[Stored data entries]
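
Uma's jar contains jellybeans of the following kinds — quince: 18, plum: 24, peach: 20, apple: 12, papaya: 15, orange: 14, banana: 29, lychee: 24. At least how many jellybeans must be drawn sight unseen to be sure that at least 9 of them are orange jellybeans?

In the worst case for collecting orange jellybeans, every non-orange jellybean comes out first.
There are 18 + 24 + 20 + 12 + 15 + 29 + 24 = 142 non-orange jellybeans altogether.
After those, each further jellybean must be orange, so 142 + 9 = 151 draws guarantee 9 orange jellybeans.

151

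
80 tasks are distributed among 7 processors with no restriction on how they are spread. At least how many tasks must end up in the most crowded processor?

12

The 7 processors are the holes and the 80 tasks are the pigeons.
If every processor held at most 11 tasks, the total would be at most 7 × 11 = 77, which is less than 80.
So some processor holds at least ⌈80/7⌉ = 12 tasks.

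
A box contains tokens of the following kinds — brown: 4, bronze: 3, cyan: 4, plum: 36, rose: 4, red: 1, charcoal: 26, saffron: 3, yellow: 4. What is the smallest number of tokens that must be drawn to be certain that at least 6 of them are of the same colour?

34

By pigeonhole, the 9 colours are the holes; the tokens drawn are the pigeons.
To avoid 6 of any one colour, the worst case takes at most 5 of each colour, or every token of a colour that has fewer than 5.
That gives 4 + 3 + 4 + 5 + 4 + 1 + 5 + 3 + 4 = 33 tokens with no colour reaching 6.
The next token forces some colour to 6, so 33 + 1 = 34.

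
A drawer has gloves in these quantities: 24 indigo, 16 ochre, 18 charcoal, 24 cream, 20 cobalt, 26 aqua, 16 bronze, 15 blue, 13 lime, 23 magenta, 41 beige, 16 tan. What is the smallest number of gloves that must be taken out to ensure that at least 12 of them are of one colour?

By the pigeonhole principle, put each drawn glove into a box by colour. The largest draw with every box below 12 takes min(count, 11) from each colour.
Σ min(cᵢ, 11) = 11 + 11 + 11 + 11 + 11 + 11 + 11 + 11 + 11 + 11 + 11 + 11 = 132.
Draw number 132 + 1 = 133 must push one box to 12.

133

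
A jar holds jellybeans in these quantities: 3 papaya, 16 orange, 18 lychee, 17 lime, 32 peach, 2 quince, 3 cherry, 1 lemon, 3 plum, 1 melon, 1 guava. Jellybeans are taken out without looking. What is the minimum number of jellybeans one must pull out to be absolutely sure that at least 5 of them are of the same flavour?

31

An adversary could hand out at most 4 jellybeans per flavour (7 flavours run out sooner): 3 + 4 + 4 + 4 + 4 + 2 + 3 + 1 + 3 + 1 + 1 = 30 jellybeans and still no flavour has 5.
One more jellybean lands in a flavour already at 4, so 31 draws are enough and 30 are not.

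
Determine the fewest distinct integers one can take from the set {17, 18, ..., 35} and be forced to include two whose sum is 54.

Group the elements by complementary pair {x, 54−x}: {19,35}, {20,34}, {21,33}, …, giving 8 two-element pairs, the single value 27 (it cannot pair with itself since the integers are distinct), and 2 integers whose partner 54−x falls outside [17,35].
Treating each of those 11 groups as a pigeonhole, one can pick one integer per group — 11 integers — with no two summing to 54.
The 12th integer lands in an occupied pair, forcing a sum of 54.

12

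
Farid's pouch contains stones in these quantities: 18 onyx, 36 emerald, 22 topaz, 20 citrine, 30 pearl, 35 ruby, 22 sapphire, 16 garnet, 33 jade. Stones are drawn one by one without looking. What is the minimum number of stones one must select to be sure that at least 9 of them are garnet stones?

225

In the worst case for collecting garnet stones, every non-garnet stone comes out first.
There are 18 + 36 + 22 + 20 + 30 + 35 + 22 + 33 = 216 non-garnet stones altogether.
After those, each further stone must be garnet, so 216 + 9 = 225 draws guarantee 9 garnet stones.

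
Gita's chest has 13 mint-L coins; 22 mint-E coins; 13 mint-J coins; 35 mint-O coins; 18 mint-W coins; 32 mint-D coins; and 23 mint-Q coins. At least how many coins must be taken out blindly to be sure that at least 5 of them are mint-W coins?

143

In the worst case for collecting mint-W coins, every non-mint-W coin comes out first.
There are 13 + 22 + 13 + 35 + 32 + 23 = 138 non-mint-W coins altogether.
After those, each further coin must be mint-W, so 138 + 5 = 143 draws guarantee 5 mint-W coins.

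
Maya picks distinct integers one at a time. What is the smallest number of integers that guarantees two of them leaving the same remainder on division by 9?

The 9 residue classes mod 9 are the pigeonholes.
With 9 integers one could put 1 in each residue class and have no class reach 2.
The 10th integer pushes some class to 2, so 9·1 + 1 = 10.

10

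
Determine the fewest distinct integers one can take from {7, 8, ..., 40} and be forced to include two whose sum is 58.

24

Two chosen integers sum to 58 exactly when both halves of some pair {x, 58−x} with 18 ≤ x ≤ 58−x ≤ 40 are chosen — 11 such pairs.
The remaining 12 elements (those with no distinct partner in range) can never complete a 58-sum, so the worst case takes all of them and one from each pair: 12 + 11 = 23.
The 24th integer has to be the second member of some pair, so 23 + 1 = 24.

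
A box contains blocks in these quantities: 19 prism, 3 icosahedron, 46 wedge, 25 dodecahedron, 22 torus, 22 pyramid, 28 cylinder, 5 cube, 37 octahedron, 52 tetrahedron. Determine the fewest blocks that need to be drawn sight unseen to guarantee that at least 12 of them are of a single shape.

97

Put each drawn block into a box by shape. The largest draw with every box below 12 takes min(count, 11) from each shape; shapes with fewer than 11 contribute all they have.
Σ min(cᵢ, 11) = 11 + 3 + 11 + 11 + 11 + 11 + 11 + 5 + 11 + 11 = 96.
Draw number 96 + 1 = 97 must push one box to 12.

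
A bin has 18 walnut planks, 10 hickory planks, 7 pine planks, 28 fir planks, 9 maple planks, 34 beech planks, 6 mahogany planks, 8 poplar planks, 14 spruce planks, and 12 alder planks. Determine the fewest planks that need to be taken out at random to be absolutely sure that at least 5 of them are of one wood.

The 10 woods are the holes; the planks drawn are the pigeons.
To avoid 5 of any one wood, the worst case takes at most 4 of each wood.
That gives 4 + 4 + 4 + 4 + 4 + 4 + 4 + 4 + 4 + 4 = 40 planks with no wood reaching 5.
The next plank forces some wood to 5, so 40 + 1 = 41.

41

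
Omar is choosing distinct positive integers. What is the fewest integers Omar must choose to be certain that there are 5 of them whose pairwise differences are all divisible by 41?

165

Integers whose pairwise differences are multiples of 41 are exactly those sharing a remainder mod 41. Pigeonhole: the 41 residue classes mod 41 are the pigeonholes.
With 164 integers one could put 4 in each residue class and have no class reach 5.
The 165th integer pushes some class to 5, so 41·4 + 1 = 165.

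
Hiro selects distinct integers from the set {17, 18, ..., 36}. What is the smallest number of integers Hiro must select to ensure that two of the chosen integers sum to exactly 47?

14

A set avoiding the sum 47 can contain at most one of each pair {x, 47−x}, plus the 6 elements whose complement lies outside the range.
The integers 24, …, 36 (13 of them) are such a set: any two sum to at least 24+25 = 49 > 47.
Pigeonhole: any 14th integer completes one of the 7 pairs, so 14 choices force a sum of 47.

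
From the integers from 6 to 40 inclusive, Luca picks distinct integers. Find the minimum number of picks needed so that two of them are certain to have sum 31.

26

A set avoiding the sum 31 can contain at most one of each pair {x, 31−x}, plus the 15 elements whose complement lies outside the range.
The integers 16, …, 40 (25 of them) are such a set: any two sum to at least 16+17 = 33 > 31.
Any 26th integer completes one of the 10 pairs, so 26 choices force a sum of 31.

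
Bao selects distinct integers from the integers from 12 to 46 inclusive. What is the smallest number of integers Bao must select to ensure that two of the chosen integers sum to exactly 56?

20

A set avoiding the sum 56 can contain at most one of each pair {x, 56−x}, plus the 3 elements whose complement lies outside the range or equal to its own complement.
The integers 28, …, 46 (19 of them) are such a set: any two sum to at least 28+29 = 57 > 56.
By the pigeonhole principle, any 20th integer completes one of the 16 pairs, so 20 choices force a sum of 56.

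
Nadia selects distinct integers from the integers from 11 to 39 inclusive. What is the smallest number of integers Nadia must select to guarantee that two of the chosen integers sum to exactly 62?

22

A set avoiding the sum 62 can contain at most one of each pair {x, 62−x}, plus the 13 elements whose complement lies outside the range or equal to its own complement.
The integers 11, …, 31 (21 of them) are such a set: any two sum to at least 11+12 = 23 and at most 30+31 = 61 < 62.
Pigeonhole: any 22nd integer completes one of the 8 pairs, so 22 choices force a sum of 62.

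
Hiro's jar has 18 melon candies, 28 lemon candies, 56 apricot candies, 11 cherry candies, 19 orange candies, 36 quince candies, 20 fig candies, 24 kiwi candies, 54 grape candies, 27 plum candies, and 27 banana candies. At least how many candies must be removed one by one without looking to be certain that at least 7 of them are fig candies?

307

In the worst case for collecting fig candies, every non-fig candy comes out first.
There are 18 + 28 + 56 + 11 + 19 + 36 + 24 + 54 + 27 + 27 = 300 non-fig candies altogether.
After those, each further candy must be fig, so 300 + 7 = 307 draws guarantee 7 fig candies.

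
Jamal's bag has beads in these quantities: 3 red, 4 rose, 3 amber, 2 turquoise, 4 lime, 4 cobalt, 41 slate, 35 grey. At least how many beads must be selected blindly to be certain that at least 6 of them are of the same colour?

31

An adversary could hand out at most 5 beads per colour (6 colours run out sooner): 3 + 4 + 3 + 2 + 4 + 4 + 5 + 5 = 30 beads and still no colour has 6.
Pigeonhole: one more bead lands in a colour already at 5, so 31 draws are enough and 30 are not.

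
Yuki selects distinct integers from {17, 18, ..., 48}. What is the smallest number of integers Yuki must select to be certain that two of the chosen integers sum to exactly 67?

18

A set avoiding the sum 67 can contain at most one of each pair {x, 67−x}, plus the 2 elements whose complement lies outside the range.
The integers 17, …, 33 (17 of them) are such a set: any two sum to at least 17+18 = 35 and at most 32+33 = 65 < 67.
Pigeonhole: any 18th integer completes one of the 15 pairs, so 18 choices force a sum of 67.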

**YOUR INSTRUCTIONS**
Please retype, exactly as written, every line from the line containing "Yuki selects distinct" through the last line of the records above, including both of those lines, and nothing else.

**EXERCISE RESPONSE**
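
Yuki selects distinct integers from {17, 18, ..., 48}. What is the smallest number of integers Yuki must select to be certain that two of the chosen integers sum to exactly 67?

18

A set avoiding the sum 67 can contain at most one of each pair {x, 67−x}, plus the 2 elements whose complement lies outside the range.
The integers 17, …, 33 (17 of them) are such a set: any two sum to at least 17+18 = 35 and at most 32+33 = 65 < 67.
Pigeonhole: any 18th integer completes one of the 15 pairs, so 18 choices force a sum of 67.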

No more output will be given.